=== Begin Enclosure ===

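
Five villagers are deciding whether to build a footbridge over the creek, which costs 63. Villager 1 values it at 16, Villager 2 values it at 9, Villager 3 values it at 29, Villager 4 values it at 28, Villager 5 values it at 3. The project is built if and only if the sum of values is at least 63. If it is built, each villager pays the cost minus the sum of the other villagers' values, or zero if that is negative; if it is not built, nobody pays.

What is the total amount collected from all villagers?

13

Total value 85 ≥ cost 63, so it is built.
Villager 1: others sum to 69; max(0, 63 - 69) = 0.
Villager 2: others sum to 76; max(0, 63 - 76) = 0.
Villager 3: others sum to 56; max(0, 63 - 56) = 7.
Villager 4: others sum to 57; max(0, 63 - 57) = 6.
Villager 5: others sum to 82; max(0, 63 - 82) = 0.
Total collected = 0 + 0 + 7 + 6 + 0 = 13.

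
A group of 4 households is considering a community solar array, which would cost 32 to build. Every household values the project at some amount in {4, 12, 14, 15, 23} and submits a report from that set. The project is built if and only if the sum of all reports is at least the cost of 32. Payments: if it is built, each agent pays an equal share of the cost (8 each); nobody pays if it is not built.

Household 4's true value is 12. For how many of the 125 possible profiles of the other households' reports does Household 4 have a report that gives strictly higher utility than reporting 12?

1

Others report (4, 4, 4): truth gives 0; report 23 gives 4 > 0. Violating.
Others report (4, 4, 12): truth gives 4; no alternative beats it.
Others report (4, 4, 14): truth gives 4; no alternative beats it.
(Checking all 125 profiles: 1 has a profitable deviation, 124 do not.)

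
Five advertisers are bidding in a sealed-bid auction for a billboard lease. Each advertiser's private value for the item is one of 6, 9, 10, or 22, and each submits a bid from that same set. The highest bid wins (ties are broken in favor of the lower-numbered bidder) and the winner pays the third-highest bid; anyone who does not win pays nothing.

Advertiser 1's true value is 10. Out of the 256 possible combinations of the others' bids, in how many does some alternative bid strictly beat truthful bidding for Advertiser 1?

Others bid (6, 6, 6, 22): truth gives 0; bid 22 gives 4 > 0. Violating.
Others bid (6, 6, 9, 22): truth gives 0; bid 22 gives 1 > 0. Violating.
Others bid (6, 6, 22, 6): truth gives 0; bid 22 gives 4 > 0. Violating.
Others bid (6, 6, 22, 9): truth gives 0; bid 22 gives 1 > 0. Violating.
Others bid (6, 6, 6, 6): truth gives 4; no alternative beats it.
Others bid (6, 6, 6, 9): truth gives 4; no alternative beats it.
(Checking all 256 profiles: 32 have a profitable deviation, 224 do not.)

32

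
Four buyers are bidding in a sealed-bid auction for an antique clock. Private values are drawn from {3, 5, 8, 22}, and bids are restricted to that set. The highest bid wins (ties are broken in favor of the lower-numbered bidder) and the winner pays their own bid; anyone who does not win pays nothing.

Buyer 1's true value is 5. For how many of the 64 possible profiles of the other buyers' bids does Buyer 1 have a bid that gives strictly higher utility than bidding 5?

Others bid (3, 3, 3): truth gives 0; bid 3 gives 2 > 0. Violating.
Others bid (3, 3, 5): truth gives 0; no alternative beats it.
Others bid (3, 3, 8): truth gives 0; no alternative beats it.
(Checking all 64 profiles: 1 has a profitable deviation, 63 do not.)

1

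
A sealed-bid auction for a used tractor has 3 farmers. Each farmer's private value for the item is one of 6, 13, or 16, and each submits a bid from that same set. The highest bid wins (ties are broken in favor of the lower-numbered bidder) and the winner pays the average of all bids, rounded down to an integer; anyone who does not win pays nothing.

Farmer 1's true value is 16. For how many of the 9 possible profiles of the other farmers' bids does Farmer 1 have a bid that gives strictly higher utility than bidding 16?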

=== End Enclosure ===

→ ABOUT THIS EXERCISE
When a line in the data above contains the string "item", copy that line.

→ RESPONSE
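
Five advertisers are bidding in a sealed-bid auction for a billboard lease. Each advertiser's private value for the item is one of 6, 9, 10, or 22, and each submits a bid from that same set. The highest bid wins (ties are broken in favor of the lower-numbered bidder) and the winner pays the third-highest bid; anyone who does not win pays nothing.
A sealed-bid auction for a used tractor has 3 farmers. Each farmer's private value for the item is one of 6, 13, or 16, and each submits a bid from that same set. The highest bid wins (ties are broken in favor of the lower-numbered bidder) and the winner pays the average of all bids, rounded down to an integer; anyone who does not win pays nothing.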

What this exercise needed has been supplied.